**RECORD EXTRACTS:**
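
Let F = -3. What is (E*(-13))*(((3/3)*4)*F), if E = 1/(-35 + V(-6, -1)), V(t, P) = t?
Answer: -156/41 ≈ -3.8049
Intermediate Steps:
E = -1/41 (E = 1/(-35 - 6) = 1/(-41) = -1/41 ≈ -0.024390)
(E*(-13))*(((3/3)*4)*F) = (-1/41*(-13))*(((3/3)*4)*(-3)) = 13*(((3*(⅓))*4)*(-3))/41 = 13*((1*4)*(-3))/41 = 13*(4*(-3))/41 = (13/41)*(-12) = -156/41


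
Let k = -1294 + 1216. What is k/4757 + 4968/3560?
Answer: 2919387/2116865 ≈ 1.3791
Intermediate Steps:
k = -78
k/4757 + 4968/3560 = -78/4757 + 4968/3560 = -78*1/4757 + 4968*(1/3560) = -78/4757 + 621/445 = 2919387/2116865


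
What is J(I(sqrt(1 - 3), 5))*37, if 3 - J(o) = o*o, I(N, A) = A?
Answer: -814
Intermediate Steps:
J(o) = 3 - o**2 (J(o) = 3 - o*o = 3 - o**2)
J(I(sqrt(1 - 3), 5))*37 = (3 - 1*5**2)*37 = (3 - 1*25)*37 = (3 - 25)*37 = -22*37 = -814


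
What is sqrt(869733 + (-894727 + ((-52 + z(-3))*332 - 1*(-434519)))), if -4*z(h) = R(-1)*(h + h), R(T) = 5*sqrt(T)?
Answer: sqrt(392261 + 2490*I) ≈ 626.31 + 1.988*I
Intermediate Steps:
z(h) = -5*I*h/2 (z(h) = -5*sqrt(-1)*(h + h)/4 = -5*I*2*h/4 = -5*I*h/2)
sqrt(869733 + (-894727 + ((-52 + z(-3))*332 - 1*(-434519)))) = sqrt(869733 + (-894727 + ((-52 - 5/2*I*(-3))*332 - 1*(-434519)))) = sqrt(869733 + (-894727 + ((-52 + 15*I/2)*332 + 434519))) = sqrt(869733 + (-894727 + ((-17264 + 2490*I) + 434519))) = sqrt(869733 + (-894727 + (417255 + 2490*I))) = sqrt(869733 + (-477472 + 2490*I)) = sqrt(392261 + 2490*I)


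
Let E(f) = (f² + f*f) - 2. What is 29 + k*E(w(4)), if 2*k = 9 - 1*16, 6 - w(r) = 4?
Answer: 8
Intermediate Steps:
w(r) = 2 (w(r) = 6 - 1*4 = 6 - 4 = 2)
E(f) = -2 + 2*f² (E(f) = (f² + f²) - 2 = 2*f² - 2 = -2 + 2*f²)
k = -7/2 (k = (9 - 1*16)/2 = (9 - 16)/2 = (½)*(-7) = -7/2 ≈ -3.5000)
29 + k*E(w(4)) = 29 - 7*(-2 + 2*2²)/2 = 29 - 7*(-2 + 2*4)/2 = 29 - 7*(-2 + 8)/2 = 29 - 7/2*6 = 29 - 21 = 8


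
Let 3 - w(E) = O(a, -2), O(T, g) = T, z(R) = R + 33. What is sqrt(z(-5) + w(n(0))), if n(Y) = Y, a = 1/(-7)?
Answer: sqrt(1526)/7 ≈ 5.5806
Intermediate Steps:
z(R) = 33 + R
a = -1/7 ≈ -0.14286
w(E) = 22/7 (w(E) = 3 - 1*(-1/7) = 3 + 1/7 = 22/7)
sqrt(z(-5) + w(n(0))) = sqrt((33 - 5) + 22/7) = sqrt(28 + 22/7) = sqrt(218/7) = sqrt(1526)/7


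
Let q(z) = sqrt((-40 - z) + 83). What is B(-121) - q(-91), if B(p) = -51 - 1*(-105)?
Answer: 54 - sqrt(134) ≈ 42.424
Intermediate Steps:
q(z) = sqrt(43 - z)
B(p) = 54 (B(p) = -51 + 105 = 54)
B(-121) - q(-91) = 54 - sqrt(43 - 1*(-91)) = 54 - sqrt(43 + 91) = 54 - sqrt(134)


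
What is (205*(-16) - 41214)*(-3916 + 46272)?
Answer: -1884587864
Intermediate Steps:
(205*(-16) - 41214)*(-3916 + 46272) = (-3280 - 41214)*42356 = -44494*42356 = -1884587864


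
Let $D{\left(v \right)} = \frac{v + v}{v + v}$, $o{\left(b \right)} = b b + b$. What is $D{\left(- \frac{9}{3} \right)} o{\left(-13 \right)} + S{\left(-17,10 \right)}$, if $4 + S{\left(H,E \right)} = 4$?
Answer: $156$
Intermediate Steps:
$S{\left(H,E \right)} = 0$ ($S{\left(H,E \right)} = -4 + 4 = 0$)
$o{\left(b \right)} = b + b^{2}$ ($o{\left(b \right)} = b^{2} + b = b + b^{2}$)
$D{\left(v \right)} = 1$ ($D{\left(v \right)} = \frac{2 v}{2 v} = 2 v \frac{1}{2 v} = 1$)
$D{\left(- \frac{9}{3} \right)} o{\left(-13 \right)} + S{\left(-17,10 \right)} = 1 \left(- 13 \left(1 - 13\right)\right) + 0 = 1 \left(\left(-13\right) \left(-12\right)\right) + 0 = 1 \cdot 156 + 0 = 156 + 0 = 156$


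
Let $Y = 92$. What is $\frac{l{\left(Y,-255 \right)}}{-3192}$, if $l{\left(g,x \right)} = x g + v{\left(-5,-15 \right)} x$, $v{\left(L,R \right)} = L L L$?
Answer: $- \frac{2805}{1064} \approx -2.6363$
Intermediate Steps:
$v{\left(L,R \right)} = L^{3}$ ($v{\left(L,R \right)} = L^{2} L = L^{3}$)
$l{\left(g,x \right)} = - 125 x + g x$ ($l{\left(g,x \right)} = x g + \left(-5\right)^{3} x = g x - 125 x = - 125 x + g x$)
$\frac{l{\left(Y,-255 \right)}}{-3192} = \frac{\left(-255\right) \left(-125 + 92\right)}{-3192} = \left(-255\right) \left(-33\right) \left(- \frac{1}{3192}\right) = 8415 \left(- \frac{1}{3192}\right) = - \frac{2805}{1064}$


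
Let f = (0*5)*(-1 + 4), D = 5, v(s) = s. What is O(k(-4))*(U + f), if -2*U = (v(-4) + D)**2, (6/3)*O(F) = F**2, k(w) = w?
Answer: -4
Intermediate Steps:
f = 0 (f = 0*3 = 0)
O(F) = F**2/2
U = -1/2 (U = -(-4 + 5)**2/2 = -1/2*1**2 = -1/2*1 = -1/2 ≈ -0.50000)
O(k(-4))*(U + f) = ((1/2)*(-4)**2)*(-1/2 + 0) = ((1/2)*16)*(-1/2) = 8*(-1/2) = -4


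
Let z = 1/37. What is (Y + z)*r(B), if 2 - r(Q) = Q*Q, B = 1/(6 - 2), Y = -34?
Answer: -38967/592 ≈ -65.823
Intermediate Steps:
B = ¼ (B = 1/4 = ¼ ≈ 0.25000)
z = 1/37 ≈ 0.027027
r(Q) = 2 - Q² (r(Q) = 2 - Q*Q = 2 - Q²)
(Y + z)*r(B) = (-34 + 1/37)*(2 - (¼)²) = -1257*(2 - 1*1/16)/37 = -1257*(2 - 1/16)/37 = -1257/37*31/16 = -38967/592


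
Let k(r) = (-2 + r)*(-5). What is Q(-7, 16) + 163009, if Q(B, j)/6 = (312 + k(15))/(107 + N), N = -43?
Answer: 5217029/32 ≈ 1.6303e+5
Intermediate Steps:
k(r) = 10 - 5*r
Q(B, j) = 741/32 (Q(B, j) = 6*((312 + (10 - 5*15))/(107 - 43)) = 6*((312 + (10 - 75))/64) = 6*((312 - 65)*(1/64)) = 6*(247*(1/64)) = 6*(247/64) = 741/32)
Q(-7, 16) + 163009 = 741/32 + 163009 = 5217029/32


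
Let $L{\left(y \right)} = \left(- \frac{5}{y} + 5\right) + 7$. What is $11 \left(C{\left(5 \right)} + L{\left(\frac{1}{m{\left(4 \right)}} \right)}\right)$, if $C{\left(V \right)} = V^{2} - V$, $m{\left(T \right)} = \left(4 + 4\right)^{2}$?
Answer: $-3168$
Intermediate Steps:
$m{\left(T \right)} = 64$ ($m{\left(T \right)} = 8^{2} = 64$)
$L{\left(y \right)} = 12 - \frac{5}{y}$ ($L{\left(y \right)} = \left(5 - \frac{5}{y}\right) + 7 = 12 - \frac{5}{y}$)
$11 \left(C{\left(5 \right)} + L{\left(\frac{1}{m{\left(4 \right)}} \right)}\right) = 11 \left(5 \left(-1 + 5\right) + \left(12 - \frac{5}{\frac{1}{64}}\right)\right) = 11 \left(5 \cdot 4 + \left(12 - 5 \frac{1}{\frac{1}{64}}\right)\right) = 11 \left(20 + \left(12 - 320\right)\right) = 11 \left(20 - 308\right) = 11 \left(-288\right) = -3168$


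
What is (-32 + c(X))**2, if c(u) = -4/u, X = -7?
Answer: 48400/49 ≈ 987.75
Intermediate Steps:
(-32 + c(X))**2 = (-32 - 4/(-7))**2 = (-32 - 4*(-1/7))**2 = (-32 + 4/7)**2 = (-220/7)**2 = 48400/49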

--

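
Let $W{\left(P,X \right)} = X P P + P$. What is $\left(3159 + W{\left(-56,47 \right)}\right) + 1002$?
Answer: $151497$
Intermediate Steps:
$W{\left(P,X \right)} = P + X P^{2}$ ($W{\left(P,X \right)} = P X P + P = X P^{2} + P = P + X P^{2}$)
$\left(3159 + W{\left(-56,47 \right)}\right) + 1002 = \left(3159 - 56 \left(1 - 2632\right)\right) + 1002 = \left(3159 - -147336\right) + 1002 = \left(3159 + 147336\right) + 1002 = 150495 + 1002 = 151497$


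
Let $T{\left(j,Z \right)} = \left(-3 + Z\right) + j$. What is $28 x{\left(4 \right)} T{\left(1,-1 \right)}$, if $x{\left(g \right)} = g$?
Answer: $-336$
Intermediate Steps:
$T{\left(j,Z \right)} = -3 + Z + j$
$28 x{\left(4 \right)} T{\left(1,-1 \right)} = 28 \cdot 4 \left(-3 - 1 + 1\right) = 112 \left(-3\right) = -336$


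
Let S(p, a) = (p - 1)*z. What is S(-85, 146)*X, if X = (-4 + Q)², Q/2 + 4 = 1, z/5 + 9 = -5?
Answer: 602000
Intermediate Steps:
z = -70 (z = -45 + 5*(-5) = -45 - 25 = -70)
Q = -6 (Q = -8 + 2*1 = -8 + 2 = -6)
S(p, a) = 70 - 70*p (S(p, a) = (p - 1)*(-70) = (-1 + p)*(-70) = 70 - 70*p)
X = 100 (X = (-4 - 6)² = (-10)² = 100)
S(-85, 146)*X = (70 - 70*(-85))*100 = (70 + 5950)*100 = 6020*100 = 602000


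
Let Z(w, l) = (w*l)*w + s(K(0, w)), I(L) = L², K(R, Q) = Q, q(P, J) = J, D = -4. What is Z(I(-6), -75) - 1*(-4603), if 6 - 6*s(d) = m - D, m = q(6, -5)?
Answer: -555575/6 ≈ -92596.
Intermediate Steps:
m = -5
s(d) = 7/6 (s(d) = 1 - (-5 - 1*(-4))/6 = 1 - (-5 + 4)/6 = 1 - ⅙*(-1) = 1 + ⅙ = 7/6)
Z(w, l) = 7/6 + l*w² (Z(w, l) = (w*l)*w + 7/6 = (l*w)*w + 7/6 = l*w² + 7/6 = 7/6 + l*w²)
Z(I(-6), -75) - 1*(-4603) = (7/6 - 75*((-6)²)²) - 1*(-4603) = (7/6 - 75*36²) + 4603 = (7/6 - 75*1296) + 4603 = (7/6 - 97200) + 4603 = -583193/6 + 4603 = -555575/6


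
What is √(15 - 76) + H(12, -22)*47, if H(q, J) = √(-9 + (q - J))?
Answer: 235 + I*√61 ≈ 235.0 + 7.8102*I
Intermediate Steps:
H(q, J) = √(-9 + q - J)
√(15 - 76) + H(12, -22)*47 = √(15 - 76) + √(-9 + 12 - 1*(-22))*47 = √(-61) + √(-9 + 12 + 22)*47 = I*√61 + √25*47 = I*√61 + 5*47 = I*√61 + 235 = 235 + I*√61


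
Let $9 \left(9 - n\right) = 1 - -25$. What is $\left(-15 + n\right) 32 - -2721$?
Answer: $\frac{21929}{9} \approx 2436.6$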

**YOUR ASSIGNMENT:** Using the records above, set down exactly the lines from the one with "Let S(p, a)" through the one with "Answer: -555575/6 ≈ -92596.", inclusive, and nothing more.

**OUTPUT FOR THIS EXERCISE:**
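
Let S(p, a) = (p - 1)*z. What is S(-85, 146)*X, if X = (-4 + Q)², Q/2 + 4 = 1, z/5 + 9 = -5?
Answer: 602000
Intermediate Steps:
z = -70 (z = -45 + 5*(-5) = -45 - 25 = -70)
Q = -6 (Q = -8 + 2*1 = -8 + 2 = -6)
S(p, a) = 70 - 70*p (S(p, a) = (p - 1)*(-70) = (-1 + p)*(-70) = 70 - 70*p)
X = 100 (X = (-4 - 6)² = (-10)² = 100)
S(-85, 146)*X = (70 - 70*(-85))*100 = (70 + 5950)*100 = 6020*100 = 602000


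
Let Z(w, l) = (w*l)*w + s(K(0, w)), I(L) = L², K(R, Q) = Q, q(P, J) = J, D = -4. What is Z(I(-6), -75) - 1*(-4603), if 6 - 6*s(d) = m - D, m = q(6, -5)?
Answer: -555575/6 ≈ -92596.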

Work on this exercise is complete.